■ Given information:
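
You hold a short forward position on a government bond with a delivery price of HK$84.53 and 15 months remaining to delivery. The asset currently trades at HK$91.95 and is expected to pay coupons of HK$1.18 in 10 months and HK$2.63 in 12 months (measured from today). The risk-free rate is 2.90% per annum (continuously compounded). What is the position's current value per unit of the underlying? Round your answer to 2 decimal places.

PV(remaining coupons) I = 1.18·e^(−0.0290·10/12) + 2.63·e^(−0.0290·12/12) = 3.7067
Current forward F = (S − I)·e^(rT) = (91.95 − 3.7067)·e^(0.0290·15/12) = 88.2433 × 1.036915 = 91.5008
Value (long) = (F − K)·e^(−rT) = (91.5008 − 84.53) × 0.964399 = 6.7226
Short position value = −(long value) = -HK$6.72

-HK$6.72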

■ What the task requires: Transcribe all entries exactly as they appear above.

■ Response area:
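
You hold a short forward position on a government bond with a delivery price of HK$84.53 and 15 months remaining to delivery. The asset currently trades at HK$91.95 and is expected to pay coupons of HK$1.18 in 10 months and HK$2.63 in 12 months (measured from today). The risk-free rate is 2.90% per annum (continuously compounded). What is the position's current value per unit of the underlying? Round your answer to 2 decimal places.

PV(remaining coupons) I = 1.18·e^(−0.0290·10/12) + 2.63·e^(−0.0290·12/12) = 3.7067
Current forward F = (S − I)·e^(rT) = (91.95 − 3.7067)·e^(0.0290·15/12) = 88.2433 × 1.036915 = 91.5008
Value (long) = (F − K)·e^(−rT) = (91.5008 − 84.53) × 0.964399 = 6.7226
Short position value = −(long value) = -HK$6.72

-HK$6.72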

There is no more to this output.